→ **DATA PROVIDED**:
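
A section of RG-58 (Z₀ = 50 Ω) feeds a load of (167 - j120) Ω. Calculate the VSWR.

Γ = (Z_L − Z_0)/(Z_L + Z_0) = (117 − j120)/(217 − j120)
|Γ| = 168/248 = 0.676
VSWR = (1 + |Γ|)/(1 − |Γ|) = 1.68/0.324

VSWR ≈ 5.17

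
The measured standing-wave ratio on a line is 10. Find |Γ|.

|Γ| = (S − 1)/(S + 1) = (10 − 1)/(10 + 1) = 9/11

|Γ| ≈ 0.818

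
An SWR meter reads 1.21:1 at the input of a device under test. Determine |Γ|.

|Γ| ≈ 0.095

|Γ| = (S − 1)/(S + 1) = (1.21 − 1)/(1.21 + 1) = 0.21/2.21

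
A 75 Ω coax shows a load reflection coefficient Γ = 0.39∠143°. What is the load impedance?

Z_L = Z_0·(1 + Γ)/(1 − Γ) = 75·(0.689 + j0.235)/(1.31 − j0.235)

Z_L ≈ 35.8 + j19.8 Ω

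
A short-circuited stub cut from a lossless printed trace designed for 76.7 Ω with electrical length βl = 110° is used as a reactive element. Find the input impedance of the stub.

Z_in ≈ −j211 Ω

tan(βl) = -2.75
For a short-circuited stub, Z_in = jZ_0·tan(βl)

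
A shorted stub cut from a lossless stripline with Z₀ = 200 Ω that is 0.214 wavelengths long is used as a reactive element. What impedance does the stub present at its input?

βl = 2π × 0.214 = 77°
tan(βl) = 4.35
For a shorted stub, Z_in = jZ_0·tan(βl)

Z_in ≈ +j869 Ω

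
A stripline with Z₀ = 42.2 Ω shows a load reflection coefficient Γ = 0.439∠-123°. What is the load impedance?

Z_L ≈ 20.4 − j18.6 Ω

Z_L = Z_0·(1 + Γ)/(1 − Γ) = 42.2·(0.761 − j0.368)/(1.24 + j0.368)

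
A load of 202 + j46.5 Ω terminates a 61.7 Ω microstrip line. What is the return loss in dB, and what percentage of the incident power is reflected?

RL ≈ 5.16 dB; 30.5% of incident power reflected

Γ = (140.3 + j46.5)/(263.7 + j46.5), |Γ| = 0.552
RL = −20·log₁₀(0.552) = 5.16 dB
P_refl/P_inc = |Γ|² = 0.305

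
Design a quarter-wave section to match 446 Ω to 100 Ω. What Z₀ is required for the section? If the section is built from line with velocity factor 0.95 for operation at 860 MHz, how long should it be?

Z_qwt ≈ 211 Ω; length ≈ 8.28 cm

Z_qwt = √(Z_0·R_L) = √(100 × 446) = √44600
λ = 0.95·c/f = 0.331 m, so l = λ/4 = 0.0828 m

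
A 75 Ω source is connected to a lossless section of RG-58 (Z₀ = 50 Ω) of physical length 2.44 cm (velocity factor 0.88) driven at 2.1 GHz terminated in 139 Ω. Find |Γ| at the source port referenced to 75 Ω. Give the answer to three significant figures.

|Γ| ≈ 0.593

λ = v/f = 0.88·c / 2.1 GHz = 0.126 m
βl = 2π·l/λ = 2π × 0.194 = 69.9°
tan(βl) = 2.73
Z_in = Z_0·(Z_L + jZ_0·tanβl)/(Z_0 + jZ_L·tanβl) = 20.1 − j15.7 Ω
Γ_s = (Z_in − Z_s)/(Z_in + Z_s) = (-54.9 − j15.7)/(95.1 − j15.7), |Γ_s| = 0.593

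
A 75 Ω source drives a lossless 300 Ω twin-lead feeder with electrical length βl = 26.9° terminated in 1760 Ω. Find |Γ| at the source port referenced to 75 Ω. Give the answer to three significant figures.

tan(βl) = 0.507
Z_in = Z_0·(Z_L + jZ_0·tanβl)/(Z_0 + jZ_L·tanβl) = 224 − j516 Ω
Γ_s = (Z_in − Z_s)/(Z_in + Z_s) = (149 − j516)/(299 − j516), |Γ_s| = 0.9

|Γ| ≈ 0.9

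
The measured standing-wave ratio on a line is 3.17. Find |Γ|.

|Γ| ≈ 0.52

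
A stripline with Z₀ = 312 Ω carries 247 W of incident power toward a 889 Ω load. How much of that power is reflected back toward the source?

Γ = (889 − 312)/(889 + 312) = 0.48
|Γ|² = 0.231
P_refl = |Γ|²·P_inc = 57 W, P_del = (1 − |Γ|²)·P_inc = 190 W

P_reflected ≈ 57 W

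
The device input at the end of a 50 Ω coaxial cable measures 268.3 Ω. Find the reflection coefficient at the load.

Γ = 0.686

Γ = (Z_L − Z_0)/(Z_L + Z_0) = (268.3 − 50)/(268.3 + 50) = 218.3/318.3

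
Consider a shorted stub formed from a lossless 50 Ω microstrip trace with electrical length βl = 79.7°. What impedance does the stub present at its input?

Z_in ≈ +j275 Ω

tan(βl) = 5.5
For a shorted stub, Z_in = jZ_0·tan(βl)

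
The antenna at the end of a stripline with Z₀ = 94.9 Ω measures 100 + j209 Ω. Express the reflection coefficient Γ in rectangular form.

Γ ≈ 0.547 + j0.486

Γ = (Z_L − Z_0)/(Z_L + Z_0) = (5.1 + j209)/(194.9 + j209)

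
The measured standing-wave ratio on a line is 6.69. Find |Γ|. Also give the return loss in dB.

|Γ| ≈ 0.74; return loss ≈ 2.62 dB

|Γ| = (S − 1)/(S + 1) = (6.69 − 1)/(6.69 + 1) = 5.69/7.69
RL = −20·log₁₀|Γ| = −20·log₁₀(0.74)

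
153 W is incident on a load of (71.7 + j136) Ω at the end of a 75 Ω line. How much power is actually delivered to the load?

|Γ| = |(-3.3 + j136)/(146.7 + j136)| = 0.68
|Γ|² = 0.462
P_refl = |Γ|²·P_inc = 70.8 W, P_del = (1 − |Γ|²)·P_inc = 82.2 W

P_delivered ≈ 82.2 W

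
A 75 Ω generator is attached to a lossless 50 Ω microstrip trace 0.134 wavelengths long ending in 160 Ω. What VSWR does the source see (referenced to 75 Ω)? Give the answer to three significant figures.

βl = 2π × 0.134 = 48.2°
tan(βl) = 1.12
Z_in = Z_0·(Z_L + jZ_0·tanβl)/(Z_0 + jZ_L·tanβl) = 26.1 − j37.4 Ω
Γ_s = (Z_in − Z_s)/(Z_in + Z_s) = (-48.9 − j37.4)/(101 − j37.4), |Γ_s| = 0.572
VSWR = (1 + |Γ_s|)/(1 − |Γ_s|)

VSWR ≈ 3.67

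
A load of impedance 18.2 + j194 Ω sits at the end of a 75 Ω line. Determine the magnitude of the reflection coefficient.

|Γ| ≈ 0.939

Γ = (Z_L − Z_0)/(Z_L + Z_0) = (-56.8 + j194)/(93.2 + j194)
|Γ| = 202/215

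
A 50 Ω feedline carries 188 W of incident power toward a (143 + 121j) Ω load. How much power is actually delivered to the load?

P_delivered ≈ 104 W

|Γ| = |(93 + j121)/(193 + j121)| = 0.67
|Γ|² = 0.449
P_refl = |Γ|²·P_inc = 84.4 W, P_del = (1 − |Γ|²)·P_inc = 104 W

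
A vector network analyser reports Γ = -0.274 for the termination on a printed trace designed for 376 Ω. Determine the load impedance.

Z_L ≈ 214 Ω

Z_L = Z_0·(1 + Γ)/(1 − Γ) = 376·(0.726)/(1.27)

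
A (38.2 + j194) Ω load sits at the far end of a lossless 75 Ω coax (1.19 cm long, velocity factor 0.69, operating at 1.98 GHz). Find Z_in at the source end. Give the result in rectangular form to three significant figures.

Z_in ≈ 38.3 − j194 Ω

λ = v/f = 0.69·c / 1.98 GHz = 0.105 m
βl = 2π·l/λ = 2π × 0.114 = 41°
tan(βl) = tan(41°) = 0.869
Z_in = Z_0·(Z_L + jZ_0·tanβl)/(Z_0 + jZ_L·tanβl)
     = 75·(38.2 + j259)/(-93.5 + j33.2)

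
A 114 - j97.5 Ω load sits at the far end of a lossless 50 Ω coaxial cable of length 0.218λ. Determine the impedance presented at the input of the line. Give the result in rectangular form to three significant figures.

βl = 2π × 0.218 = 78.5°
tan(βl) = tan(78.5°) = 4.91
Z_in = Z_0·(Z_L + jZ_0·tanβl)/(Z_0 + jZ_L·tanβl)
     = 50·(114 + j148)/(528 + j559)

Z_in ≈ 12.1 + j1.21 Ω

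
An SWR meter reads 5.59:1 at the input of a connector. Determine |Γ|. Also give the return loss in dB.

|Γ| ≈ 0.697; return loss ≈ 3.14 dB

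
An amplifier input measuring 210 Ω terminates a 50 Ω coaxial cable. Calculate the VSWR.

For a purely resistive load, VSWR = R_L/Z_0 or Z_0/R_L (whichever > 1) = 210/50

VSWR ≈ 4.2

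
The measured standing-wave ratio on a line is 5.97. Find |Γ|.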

==

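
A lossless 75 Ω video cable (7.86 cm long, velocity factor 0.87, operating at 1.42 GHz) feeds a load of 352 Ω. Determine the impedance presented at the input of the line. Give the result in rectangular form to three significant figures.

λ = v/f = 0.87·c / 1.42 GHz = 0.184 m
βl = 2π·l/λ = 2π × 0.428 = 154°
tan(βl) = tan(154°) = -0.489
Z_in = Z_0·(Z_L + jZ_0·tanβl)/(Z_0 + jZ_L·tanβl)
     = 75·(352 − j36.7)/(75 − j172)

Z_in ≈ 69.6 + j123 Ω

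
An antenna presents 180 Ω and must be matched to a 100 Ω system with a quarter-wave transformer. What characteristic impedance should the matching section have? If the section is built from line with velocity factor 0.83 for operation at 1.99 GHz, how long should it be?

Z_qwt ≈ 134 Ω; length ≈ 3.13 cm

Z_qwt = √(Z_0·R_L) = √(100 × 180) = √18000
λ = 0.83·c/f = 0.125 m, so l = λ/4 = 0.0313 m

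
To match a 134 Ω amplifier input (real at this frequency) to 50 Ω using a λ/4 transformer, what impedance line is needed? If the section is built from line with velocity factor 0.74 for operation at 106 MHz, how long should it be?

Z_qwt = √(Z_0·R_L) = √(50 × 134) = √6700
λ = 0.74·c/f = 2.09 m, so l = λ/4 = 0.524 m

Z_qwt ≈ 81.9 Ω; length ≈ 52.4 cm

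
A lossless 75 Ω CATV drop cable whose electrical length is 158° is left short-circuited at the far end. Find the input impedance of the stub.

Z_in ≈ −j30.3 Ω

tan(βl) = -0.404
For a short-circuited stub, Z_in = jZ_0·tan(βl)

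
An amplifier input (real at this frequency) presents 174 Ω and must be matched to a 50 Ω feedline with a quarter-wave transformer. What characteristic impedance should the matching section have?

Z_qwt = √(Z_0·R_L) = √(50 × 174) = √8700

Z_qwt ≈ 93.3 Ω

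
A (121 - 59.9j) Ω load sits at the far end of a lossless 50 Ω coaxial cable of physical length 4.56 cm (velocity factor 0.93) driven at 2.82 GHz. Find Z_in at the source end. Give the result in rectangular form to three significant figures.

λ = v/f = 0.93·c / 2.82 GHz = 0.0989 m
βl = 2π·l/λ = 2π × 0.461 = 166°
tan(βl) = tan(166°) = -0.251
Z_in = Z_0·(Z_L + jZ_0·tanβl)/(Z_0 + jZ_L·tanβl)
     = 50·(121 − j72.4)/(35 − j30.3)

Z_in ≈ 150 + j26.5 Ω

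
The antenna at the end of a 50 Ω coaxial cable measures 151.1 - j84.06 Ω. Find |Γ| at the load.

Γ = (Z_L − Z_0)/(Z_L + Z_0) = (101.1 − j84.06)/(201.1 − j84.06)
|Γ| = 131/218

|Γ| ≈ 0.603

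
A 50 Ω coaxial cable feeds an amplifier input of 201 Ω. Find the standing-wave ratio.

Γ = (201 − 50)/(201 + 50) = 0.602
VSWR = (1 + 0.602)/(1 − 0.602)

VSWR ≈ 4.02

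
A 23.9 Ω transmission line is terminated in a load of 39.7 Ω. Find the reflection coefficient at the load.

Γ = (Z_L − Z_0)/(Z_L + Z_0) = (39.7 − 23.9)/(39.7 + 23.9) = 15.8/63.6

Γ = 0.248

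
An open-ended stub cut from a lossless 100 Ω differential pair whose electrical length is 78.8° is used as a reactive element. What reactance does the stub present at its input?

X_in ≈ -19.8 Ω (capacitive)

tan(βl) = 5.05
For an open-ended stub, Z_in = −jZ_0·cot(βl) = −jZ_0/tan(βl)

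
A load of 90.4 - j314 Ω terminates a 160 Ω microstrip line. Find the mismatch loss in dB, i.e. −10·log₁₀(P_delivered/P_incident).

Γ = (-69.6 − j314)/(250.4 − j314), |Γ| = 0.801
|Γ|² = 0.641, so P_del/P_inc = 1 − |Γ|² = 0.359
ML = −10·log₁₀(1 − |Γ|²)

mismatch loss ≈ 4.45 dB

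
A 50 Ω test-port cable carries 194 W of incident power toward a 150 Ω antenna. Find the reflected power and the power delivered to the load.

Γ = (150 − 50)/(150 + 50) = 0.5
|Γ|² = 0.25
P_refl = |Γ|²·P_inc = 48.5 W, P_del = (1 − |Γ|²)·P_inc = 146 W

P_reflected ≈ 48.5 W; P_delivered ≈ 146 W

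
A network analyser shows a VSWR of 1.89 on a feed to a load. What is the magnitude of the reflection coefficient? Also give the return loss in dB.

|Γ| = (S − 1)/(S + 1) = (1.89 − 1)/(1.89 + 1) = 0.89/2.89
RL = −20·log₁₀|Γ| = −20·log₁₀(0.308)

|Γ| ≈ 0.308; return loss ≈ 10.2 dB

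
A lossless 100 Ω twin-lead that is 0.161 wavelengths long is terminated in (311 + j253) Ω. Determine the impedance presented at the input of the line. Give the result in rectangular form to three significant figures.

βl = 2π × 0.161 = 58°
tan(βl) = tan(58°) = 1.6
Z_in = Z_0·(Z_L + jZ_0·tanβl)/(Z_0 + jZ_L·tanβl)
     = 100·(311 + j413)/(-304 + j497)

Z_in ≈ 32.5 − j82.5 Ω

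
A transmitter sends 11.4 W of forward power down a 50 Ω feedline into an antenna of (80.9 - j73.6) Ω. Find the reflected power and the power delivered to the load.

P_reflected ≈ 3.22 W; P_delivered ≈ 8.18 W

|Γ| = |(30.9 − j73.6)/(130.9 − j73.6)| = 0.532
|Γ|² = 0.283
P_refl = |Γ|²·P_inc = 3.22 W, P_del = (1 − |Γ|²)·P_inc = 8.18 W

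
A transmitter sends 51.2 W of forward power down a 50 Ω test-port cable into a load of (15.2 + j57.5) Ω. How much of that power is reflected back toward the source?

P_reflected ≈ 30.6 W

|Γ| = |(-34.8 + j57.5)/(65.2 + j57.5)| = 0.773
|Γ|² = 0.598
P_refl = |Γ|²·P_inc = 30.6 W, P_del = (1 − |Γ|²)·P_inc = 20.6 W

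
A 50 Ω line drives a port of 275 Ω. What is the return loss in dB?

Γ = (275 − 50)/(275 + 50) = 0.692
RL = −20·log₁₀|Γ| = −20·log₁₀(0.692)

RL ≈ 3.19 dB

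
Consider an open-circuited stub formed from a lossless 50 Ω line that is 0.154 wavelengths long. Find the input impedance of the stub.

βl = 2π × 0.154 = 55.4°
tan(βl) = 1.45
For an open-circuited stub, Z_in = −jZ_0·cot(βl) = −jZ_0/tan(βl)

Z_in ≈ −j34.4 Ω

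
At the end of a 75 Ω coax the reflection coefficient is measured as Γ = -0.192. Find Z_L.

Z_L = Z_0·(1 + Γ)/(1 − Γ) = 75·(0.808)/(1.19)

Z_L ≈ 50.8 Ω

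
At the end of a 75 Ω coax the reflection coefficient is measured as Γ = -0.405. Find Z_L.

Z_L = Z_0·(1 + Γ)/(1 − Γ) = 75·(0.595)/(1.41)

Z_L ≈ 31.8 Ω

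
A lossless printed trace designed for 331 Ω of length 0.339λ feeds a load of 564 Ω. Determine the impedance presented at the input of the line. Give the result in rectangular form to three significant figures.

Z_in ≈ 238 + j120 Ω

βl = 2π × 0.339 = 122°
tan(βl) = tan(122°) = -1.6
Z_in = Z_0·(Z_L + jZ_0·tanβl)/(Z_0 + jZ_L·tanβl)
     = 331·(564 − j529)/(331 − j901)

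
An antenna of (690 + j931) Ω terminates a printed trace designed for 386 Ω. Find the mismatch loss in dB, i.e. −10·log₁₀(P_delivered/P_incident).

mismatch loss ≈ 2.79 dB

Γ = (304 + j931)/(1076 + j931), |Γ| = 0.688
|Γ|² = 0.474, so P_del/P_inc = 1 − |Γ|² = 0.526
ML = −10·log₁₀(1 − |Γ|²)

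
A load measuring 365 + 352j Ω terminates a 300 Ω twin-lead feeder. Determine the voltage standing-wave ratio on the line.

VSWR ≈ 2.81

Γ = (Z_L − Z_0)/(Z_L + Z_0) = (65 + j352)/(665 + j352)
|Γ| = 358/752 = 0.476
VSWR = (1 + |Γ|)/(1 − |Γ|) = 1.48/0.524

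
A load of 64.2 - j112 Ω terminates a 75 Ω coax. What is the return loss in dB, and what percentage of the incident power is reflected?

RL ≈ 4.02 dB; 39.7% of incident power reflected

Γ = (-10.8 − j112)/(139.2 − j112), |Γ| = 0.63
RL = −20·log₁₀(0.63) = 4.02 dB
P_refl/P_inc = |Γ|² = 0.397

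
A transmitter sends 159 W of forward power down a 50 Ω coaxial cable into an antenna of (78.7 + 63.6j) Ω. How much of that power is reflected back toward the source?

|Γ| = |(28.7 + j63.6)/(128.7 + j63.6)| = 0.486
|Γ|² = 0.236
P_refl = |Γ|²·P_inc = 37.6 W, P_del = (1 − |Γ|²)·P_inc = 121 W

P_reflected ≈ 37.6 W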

==

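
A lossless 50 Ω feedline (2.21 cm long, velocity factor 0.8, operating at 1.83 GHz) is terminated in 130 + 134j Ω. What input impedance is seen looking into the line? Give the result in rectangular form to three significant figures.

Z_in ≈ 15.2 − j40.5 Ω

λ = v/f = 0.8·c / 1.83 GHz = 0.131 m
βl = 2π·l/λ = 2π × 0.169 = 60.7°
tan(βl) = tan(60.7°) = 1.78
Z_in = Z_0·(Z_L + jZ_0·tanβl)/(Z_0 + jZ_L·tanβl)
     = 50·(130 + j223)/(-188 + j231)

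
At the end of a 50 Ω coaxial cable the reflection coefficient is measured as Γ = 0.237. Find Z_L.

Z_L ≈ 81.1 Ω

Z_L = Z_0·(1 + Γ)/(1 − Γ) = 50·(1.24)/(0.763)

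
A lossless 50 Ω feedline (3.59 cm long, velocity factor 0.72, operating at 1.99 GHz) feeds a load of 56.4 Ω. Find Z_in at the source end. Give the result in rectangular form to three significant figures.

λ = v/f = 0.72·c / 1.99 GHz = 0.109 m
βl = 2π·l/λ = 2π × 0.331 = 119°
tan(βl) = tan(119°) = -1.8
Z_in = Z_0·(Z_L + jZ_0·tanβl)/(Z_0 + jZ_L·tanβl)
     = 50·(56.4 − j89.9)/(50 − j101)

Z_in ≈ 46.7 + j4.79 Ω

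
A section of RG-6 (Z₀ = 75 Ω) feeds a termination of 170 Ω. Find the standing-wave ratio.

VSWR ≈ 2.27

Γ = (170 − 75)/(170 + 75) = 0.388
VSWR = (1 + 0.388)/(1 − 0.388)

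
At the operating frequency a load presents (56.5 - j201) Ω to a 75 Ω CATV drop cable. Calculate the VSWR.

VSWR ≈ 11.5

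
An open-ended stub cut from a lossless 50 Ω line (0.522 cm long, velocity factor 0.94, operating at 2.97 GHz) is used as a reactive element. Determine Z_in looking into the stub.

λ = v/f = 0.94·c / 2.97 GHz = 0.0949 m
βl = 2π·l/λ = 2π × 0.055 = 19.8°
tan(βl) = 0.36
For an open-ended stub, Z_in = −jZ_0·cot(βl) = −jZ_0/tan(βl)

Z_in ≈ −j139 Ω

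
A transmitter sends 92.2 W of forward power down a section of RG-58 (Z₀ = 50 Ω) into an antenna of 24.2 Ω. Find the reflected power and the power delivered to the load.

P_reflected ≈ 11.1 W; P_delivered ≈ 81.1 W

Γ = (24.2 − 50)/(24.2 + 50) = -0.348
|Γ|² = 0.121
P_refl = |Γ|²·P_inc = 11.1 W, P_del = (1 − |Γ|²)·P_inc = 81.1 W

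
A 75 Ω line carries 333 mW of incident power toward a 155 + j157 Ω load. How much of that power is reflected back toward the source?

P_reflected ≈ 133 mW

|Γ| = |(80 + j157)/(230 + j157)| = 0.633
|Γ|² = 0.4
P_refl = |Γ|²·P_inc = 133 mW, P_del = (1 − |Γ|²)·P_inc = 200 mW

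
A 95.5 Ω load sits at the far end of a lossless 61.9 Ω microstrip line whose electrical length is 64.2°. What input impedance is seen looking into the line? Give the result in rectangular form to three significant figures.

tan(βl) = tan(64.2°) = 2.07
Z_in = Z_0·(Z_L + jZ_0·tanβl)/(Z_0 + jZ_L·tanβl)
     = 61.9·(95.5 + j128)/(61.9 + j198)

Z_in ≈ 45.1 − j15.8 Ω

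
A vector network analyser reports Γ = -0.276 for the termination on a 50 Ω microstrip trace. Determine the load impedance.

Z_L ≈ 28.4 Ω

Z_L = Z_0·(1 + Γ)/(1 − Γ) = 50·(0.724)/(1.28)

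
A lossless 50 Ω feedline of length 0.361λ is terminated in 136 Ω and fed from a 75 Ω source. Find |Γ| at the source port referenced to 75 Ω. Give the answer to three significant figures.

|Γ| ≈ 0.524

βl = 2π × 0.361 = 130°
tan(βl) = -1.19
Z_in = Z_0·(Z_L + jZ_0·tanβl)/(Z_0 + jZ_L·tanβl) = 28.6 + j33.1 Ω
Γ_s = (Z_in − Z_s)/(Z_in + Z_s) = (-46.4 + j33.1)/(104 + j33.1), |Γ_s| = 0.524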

→ **ACTION ITEM**: Look back at the entries above and repeat, unchanged, every line from the line holding "A (38.2 + j194)" through the line holding "The measured standing-wave ratio on a line is 5.97.".

→ **EXPECTED ANSWER**:
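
A (38.2 + j194) Ω load sits at the far end of a lossless 75 Ω coax (1.19 cm long, velocity factor 0.69, operating at 1.98 GHz). Find Z_in at the source end. Give the result in rectangular form to three significant figures.

Z_in ≈ 38.3 − j194 Ω

λ = v/f = 0.69·c / 1.98 GHz = 0.105 m
βl = 2π·l/λ = 2π × 0.114 = 41°
tan(βl) = tan(41°) = 0.869
Z_in = Z_0·(Z_L + jZ_0·tanβl)/(Z_0 + jZ_L·tanβl)
     = 75·(38.2 + j259)/(-93.5 + j33.2)

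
A 114 - j97.5 Ω load sits at the far end of a lossless 50 Ω coaxial cable of length 0.218λ. Determine the impedance presented at the input of the line. Give the result in rectangular form to three significant figures.

βl = 2π × 0.218 = 78.5°
tan(βl) = tan(78.5°) = 4.91
Z_in = Z_0·(Z_L + jZ_0·tanβl)/(Z_0 + jZ_L·tanβl)
     = 50·(114 + j148)/(528 + j559)

Z_in ≈ 12.1 + j1.21 Ω

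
An SWR meter reads 5.59:1 at the input of a connector. Determine |Γ|. Also give the return loss in dB.

|Γ| ≈ 0.697; return loss ≈ 3.14 dB

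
An amplifier input measuring 210 Ω terminates a 50 Ω coaxial cable. Calculate the VSWR.

For a purely resistive load, VSWR = R_L/Z_0 or Z_0/R_L (whichever > 1) = 210/50

VSWR ≈ 4.2

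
The measured standing-wave ratio on a line is 5.97. Find |Γ|.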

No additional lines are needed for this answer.